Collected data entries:

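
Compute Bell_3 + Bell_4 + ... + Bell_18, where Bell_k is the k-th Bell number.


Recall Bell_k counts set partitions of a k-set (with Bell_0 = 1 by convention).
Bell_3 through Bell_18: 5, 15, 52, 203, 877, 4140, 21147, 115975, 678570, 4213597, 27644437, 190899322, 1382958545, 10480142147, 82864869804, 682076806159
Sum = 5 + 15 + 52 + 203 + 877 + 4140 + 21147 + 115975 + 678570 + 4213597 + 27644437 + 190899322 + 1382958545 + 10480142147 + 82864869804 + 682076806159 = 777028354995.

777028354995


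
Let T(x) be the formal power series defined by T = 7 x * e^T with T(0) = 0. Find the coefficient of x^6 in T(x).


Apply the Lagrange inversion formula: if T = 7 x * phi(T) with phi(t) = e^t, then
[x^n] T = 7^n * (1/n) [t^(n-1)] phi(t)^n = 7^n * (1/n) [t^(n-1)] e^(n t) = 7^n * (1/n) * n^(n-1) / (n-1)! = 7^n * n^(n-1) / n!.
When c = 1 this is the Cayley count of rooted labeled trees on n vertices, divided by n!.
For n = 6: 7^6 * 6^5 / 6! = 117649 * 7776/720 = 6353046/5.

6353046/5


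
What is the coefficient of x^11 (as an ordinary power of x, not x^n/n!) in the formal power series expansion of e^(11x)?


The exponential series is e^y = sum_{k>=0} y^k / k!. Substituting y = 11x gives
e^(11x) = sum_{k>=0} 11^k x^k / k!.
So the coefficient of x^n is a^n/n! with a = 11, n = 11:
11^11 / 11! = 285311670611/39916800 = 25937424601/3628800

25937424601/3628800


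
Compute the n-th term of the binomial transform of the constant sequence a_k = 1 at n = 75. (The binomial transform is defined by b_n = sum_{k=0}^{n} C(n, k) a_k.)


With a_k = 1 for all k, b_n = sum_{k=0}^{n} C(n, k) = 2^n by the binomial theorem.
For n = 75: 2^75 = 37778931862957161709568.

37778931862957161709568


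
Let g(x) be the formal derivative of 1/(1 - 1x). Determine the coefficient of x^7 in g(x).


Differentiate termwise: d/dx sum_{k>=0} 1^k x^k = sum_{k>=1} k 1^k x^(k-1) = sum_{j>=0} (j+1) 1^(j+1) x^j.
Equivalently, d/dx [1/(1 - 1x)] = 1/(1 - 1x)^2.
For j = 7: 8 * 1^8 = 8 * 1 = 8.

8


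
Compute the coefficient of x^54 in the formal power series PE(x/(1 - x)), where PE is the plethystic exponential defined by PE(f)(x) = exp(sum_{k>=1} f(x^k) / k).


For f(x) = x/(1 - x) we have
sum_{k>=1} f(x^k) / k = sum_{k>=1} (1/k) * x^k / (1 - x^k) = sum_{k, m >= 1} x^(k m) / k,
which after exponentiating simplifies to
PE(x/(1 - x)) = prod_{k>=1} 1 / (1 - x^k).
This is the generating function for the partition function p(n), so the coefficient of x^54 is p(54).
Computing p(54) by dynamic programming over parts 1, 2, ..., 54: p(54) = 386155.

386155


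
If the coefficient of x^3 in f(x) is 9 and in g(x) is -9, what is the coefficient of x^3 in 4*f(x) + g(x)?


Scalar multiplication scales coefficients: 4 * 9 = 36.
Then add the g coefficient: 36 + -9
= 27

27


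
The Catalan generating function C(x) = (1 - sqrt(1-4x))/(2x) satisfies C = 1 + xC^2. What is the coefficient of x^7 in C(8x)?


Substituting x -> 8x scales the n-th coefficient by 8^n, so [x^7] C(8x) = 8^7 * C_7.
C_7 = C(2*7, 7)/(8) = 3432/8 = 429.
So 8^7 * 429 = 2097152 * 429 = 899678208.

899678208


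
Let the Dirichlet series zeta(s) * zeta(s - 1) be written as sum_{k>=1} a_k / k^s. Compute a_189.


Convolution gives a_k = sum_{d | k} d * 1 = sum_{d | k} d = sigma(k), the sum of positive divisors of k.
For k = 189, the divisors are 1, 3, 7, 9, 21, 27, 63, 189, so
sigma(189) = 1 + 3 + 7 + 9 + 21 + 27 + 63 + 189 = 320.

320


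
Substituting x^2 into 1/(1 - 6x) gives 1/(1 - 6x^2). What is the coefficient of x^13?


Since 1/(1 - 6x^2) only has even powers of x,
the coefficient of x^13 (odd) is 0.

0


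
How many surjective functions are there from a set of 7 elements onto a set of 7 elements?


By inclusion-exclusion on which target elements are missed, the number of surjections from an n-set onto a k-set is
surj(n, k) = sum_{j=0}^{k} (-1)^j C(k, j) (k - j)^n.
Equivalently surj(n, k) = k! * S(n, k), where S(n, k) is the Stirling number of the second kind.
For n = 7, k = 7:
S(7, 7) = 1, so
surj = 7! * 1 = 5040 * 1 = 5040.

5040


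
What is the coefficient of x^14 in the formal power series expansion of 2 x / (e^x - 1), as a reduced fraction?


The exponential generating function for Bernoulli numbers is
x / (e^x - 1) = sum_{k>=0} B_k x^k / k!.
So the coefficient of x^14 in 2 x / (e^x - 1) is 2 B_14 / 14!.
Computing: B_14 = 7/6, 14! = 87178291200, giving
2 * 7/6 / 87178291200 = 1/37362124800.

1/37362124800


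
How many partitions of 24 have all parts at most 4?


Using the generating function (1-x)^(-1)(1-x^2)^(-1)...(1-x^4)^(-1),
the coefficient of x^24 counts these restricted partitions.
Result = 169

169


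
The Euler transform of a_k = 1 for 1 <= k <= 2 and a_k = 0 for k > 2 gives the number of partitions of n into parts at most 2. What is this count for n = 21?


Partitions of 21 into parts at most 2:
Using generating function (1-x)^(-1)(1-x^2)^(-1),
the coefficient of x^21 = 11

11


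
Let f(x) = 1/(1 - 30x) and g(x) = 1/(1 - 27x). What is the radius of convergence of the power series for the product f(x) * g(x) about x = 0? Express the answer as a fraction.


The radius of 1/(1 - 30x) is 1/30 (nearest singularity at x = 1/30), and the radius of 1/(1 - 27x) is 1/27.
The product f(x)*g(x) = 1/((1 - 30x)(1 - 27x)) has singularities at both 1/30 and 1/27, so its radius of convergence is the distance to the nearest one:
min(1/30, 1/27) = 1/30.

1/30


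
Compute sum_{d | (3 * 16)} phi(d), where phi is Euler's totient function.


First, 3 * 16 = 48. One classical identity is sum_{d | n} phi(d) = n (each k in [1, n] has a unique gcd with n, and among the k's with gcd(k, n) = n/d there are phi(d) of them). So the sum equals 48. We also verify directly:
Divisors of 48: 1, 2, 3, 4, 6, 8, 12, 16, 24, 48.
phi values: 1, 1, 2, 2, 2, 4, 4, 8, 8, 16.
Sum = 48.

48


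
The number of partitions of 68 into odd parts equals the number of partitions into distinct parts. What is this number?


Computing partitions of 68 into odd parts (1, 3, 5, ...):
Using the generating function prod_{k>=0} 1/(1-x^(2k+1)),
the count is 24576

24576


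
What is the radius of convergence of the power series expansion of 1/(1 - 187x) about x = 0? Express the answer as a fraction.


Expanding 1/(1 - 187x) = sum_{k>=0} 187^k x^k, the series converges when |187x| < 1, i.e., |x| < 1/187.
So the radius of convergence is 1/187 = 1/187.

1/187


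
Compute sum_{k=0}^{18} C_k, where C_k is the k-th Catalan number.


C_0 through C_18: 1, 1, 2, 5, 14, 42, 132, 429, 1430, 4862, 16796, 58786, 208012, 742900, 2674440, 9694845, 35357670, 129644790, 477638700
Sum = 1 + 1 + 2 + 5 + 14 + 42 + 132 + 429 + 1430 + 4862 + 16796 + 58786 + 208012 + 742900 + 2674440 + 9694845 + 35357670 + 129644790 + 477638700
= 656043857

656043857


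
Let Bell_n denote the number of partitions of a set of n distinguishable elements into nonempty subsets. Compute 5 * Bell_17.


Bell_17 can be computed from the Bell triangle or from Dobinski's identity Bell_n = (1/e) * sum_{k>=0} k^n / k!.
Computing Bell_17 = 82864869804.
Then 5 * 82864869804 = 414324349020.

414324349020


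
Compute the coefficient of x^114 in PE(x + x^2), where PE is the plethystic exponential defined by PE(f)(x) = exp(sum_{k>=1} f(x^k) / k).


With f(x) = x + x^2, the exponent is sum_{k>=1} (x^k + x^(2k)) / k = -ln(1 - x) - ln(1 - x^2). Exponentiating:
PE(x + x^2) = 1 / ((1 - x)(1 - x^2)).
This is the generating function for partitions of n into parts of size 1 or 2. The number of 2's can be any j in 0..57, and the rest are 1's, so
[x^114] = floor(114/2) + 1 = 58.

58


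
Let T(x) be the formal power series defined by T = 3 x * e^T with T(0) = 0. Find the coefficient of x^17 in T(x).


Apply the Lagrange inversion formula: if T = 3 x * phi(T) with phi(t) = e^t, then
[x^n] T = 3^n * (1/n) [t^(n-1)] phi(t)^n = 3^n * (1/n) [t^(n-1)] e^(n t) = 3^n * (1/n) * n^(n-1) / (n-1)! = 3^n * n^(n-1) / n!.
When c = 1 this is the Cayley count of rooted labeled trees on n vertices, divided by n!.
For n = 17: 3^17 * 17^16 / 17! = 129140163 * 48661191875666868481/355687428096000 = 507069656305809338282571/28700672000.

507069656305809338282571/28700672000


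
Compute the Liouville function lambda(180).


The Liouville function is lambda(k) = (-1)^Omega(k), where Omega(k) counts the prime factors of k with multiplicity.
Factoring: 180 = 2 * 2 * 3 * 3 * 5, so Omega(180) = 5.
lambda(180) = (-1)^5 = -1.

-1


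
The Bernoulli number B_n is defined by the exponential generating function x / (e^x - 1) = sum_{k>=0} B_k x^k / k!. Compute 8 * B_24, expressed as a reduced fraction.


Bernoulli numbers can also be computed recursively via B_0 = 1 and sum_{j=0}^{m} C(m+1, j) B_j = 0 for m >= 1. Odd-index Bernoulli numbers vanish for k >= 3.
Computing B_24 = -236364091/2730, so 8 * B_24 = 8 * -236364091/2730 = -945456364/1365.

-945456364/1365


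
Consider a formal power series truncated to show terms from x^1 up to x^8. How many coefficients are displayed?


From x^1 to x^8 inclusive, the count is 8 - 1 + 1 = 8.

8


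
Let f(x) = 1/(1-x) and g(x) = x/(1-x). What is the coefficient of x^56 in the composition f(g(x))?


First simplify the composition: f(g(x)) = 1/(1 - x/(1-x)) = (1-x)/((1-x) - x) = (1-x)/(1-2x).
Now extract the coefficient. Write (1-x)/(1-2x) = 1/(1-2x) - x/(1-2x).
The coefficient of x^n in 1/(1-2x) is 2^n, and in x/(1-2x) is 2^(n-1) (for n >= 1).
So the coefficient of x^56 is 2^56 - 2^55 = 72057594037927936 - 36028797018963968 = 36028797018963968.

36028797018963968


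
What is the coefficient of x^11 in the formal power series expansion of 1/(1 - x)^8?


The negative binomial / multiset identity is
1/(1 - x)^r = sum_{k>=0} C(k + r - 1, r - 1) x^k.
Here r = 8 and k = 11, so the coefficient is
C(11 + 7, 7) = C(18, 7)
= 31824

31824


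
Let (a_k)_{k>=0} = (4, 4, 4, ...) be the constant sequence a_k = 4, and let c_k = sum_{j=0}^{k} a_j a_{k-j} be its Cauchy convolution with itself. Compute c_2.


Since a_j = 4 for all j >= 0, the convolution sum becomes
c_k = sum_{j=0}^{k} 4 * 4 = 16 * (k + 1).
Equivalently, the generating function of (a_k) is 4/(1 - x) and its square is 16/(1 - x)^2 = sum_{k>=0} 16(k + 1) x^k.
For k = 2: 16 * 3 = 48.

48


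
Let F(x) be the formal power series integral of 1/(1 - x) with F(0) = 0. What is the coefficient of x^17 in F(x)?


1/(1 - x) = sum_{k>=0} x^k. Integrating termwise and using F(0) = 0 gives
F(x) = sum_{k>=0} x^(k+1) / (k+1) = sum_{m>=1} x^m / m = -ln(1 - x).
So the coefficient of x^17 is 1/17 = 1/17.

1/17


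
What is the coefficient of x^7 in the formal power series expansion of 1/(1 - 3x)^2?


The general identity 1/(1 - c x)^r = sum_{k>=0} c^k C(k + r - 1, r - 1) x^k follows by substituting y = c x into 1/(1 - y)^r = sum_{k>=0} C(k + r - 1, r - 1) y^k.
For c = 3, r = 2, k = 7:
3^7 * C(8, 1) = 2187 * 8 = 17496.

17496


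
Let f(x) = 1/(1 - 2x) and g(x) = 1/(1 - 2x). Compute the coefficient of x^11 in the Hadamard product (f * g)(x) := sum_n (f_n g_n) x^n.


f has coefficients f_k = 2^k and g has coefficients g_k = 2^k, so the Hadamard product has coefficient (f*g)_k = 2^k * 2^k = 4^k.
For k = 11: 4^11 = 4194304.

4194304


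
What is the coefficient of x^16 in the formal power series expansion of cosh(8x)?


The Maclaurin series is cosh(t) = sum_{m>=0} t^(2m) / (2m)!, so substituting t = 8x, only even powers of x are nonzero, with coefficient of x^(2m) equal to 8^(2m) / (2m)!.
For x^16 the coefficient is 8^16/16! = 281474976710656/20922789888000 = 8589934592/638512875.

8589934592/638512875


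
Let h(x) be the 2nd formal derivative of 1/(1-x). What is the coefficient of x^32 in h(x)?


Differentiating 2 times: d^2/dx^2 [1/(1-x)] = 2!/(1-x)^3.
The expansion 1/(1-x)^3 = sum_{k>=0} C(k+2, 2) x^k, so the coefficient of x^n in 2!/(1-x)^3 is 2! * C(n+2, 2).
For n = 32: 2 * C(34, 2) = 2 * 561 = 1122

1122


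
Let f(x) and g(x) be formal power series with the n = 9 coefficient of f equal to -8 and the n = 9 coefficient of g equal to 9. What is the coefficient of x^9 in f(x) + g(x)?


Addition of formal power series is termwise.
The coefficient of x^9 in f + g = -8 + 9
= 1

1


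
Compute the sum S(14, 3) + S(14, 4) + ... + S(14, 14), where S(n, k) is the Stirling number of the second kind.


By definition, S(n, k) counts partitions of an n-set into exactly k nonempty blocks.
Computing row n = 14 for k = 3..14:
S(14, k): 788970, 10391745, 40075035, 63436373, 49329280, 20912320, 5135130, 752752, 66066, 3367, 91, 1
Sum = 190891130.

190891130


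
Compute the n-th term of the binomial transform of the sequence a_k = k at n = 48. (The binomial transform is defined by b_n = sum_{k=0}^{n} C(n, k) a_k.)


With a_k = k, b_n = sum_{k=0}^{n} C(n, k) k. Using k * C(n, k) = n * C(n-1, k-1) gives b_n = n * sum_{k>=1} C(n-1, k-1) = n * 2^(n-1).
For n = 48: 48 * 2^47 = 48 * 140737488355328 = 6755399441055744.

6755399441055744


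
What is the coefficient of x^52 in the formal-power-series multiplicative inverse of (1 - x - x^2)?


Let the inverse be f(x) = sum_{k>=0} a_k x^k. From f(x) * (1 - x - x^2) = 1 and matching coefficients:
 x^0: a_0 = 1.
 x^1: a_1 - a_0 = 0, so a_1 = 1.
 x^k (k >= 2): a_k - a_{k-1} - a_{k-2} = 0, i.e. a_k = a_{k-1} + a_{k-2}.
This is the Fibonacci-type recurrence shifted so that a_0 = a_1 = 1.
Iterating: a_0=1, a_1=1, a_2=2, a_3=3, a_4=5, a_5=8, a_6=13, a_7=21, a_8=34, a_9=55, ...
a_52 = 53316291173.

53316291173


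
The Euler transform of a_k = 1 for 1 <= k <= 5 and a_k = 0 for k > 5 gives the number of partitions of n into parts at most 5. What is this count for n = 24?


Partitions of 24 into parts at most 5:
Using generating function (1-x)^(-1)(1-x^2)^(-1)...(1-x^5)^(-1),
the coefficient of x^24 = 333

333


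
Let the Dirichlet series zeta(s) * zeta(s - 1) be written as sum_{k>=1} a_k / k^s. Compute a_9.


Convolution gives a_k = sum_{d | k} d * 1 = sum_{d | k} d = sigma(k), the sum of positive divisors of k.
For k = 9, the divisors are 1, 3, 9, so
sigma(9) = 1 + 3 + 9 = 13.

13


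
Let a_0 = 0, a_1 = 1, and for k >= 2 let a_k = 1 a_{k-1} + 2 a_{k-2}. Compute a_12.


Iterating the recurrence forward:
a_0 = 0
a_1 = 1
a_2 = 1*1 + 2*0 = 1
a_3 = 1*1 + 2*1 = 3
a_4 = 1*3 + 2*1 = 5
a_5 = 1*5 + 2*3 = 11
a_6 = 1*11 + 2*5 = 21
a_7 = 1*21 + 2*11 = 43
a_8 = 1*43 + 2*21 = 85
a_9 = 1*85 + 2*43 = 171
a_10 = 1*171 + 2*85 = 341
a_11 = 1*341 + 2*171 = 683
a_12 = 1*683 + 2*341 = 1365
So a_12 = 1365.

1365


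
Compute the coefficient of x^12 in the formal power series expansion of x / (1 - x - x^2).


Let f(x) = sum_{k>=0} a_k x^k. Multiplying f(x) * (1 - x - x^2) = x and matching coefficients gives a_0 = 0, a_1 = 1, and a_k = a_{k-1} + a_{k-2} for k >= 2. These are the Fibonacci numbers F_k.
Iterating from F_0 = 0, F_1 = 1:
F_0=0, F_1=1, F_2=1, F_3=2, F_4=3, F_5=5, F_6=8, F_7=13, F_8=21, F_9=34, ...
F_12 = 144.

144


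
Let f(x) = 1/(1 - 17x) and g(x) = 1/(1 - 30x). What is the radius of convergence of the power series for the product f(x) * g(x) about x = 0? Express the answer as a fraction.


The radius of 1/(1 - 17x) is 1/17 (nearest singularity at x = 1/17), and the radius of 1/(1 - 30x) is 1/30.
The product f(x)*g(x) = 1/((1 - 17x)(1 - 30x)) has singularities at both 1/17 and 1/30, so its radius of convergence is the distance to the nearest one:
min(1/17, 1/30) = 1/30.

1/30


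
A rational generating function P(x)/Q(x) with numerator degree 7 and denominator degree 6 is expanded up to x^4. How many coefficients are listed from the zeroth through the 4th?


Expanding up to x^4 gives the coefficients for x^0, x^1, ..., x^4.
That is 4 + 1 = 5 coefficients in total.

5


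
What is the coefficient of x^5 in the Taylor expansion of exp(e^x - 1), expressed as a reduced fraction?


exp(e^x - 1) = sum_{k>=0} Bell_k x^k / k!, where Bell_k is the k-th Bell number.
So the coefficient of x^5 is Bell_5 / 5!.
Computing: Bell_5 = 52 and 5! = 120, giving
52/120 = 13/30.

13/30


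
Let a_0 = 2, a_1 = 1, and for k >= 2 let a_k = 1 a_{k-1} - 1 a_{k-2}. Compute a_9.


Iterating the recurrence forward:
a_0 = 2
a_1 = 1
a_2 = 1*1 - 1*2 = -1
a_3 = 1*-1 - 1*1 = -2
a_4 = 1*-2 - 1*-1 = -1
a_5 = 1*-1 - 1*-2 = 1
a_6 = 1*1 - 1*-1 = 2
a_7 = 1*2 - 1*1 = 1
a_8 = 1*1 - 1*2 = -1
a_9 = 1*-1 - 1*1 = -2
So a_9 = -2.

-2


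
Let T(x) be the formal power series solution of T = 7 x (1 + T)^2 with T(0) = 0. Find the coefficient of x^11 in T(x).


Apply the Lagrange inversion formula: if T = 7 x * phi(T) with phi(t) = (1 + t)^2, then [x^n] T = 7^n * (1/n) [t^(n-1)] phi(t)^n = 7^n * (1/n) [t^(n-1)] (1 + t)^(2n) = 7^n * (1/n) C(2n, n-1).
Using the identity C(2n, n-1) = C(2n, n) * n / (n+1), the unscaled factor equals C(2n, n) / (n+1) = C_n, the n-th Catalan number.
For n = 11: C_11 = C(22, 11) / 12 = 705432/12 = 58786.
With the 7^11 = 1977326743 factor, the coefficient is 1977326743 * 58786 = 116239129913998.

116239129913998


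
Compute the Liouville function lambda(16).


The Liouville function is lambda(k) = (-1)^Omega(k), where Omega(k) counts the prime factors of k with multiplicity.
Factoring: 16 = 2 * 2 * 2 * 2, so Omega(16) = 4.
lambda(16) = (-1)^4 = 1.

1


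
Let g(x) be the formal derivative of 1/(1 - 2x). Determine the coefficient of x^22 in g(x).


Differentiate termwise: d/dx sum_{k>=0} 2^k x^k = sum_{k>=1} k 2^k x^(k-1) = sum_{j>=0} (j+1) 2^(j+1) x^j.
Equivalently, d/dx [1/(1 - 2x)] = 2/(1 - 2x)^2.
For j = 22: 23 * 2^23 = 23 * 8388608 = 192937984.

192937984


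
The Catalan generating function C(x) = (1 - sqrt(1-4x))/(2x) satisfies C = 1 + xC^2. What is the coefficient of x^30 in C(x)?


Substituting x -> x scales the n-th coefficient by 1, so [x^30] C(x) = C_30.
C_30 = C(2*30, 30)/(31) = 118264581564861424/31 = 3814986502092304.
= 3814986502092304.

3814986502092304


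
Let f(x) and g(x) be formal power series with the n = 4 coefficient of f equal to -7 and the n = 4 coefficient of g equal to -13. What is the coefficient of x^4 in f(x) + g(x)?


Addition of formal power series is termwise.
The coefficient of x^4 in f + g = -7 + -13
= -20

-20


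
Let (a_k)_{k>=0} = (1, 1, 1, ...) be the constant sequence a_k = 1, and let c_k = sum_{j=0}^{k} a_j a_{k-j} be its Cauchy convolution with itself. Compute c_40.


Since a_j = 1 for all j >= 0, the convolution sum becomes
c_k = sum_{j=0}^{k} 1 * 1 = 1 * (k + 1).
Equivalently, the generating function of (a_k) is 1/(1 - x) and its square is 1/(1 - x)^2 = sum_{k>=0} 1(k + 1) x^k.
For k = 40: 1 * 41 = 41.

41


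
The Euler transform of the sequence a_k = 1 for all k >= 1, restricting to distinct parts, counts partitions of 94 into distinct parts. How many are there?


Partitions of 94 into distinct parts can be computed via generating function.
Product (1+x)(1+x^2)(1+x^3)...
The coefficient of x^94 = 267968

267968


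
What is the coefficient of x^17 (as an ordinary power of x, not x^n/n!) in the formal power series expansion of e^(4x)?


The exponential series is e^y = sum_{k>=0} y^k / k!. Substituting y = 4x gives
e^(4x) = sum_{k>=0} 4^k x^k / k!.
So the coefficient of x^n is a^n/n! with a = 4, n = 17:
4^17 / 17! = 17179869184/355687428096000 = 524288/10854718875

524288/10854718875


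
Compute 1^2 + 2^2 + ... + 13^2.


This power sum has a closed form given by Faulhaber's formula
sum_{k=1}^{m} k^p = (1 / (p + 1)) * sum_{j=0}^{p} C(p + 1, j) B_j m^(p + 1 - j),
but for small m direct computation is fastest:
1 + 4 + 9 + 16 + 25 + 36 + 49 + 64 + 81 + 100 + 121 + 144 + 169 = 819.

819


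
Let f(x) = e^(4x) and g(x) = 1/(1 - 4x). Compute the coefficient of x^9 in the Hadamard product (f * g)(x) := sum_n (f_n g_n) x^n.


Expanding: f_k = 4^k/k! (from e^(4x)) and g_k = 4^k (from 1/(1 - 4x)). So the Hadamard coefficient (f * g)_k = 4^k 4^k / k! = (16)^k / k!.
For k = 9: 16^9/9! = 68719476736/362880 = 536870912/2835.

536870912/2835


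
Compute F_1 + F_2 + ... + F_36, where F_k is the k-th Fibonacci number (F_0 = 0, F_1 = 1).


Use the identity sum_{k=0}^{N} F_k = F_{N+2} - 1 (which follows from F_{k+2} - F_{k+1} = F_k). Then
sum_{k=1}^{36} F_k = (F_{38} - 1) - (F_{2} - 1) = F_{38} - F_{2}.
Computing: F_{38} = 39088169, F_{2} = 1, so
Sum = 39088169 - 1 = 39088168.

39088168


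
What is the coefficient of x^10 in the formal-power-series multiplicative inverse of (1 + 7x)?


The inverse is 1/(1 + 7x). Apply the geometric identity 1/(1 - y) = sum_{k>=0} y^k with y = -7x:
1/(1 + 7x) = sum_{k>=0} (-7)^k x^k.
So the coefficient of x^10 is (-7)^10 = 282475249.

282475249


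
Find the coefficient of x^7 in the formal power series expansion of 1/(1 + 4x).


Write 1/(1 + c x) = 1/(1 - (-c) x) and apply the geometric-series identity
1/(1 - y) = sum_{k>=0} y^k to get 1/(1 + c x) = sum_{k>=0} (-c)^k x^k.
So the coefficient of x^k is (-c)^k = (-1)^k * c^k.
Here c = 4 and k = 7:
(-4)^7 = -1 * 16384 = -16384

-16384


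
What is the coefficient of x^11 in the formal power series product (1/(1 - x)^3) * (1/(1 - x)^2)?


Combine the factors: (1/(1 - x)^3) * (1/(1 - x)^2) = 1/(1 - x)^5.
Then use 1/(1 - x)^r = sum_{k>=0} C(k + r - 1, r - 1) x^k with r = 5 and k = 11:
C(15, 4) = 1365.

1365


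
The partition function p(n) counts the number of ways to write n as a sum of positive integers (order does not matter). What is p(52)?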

Exercise directions:
All lines from the one with "Find the coefficient of x^7" through the end of the records need to be copied exactly, and no other lines.

Solution for this problem:
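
Find the coefficient of x^7 in the formal power series expansion of 1/(1 + 4x).


Write 1/(1 + c x) = 1/(1 - (-c) x) and apply the geometric-series identity
1/(1 - y) = sum_{k>=0} y^k to get 1/(1 + c x) = sum_{k>=0} (-c)^k x^k.
So the coefficient of x^k is (-c)^k = (-1)^k * c^k.
Here c = 4 and k = 7:
(-4)^7 = -1 * 16384 = -16384

-16384


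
What is the coefficient of x^11 in the formal power series product (1/(1 - x)^3) * (1/(1 - x)^2)?


Combine the factors: (1/(1 - x)^3) * (1/(1 - x)^2) = 1/(1 - x)^5.
Then use 1/(1 - x)^r = sum_{k>=0} C(k + r - 1, r - 1) x^k with r = 5 and k = 11:
C(15, 4) = 1365.

1365


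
The partition function p(n) counts the number of ways to write n as a sum of positive integers (order does not matter). What is p(52)?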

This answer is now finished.